▸ Goal of the exercise: The answer should contain all of the data, retyped without any alteration.

Dataset entries:
────────────────────────────────────────

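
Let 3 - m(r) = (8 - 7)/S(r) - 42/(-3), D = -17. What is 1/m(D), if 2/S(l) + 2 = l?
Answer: -⅔ ≈ -0.66667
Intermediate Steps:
S(l) = 2/(-2 + l)
m(r) = -10 - r/2 (m(r) = 3 - ((8 - 7)/((2/(-2 + r))) - 42/(-3)) = 3 - (1*(-1 + r/2) - 42*(-⅓)) = 3 - ((-1 + r/2) + 14) = 3 - (13 + r/2) = 3 + (-13 - r/2) = -10 - r/2)
1/m(D) = 1/(-10 - ½*(-17)) = 1/(-10 + 17/2) = 1/(-3/2) = -⅔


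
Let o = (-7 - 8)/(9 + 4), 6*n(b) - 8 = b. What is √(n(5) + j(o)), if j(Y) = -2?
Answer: √6/6 ≈ 0.40825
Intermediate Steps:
n(b) = 4/3 + b/6
o = -15/13 ≈ -1.1538
√(n(5) + j(o)) = √((4/3 + (⅙)*5) - 2) = √((4/3 + ⅚) - 2) = √(13/6 - 2) = √(⅙) = √6/6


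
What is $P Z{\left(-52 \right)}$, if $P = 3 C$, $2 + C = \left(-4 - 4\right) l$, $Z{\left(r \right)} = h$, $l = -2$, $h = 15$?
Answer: $630$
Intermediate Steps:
$Z{\left(r \right)} = 15$
$C = 14$ ($C = -2 + \left(-4 - 4\right) \left(-2\right) = -2 - -16 = -2 + 16 = 14$)
$P = 42$ ($P = 3 \cdot 14 = 42$)
$P Z{\left(-52 \right)} = 42 \cdot 15 = 630$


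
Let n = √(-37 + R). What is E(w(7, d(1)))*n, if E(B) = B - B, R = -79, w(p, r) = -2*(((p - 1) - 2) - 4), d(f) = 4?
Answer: 0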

────────────────────────────────────────

▸ Finished exercise:
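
Let 3 - m(r) = (8 - 7)/S(r) - 42/(-3), D = -17. What is 1/m(D), if 2/S(l) + 2 = l?
Answer: -⅔ ≈ -0.66667
Intermediate Steps:
S(l) = 2/(-2 + l)
m(r) = -10 - r/2 (m(r) = 3 - ((8 - 7)/((2/(-2 + r))) - 42/(-3)) = 3 - (1*(-1 + r/2) - 42*(-⅓)) = 3 - ((-1 + r/2) + 14) = 3 - (13 + r/2) = 3 + (-13 - r/2) = -10 - r/2)
1/m(D) = 1/(-10 - ½*(-17)) = 1/(-10 + 17/2) = 1/(-3/2) = -⅔


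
Let o = (-7 - 8)/(9 + 4), 6*n(b) - 8 = b. What is √(n(5) + j(o)), if j(Y) = -2?
Answer: √6/6 ≈ 0.40825
Intermediate Steps:
n(b) = 4/3 + b/6
o = -15/13 ≈ -1.1538
√(n(5) + j(o)) = √((4/3 + (⅙)*5) - 2) = √((4/3 + ⅚) - 2) = √(13/6 - 2) = √(⅙) = √6/6


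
What is $P Z{\left(-52 \right)}$, if $P = 3 C$, $2 + C = \left(-4 - 4\right) l$, $Z{\left(r \right)} = h$, $l = -2$, $h = 15$?
Answer: $630$
Intermediate Steps:
$Z{\left(r \right)} = 15$
$C = 14$ ($C = -2 + \left(-4 - 4\right) \left(-2\right) = -2 - -16 = -2 + 16 = 14$)
$P = 42$ ($P = 3 \cdot 14 = 42$)
$P Z{\left(-52 \right)} = 42 \cdot 15 = 630$


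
Let n = √(-37 + R). What is E(w(7, d(1)))*n, if E(B) = B - B, R = -79, w(p, r) = -2*(((p - 1) - 2) - 4), d(f) = 4?
Answer: 0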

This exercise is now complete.